TASK DIRECTIONS:
Where a line contains "Evaluate the inverse", start there and write out that line and each one after it, word for word, through the final line of the entries; add nothing else.

DATA:

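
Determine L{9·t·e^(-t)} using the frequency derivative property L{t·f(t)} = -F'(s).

L{e^(-t)} = 1/(s+1). By frequency derivative: L{t·e^(-t)} = -d/ds[1/(s+1)] = -(-1)/(s+1)² = 1/(s+1)². Then L{9·t·e^(-t)} = 9·1/(s+1)² = 9/(s+1)²

Final answer: 9/(s+1)²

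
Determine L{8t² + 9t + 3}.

L{8t² + 9t + 3} = 8·2/s³ + 9/s² + 3/s = 16/s³ + 9/s² + 3/s

Final answer: 16/s³ + 9/s² + 3/s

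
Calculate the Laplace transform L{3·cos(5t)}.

L{cos(ωt)} = s/(s² + ω²), so L{cos(5t)} = s/(s² + 25). Then L{3·cos(5t)} = 3·s/(s² + 25) = 3s/(s² + 25)

Final answer: 3s/(s² + 25)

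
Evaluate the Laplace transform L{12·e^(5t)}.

L{e^(at)} = 1/(s-a), so L{e^(5t)} = 1/(s-5). Then L{12·e^(5t)} = 12/(s-5)

Final answer: 12/(s-5)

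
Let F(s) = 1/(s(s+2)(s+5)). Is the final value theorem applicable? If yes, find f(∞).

Poles of sF(s) = 1/((s+2)(s+5)) are at s = -2 and s = -5, both in the left half-plane. Theorem applies. f(∞) = lim_{s→0} sF(s) = 1/(2·5) = 1/10

Final answer: 1/10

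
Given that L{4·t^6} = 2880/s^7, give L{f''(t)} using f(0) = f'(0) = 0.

L{f''(t)} = s²F(s) - sf(0) - f'(0) = s²·2880/s^7 - 0 - 0 = 2880/s^5

Final answer: 2880/s^5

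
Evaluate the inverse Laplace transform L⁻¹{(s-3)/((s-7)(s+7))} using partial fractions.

Using partial fractions, f(t) = (4e^(7t) + 10e^(-7t))/14

Final answer: (4e^(7t) + 10e^(-7t))/14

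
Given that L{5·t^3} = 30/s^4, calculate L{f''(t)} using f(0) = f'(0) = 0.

L{f''(t)} = s²F(s) - sf(0) - f'(0) = s²·30/s^4 - 0 - 0 = 30/s^2

Final answer: 30/s^2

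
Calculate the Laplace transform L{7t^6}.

L{7t^6} = 7 · L{t^6} = 7 · 720/s^7 = 5040/s^7

Final answer: 5040/s^7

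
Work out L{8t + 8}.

L{8t + 8} = 8·L{t} + 8·L{1} = 8/s² + 8/s

Final answer: 8/s² + 8/s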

OUTPUT BELOW:
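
Evaluate the inverse Laplace transform L⁻¹{(s-3)/((s-7)(s+7))} using partial fractions.

Using partial fractions, f(t) = (4e^(7t) + 10e^(-7t))/14

Final answer: (4e^(7t) + 10e^(-7t))/14

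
Given that L{5·t^3} = 30/s^4, calculate L{f''(t)} using f(0) = f'(0) = 0.

L{f''(t)} = s²F(s) - sf(0) - f'(0) = s²·30/s^4 - 0 - 0 = 30/s^2

Final answer: 30/s^2

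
Calculate the Laplace transform L{7t^6}.

L{7t^6} = 7 · L{t^6} = 7 · 720/s^7 = 5040/s^7

Final answer: 5040/s^7

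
Work out L{8t + 8}.

L{8t + 8} = 8·L{t} + 8·L{1} = 8/s² + 8/s

Final answer: 8/s² + 8/s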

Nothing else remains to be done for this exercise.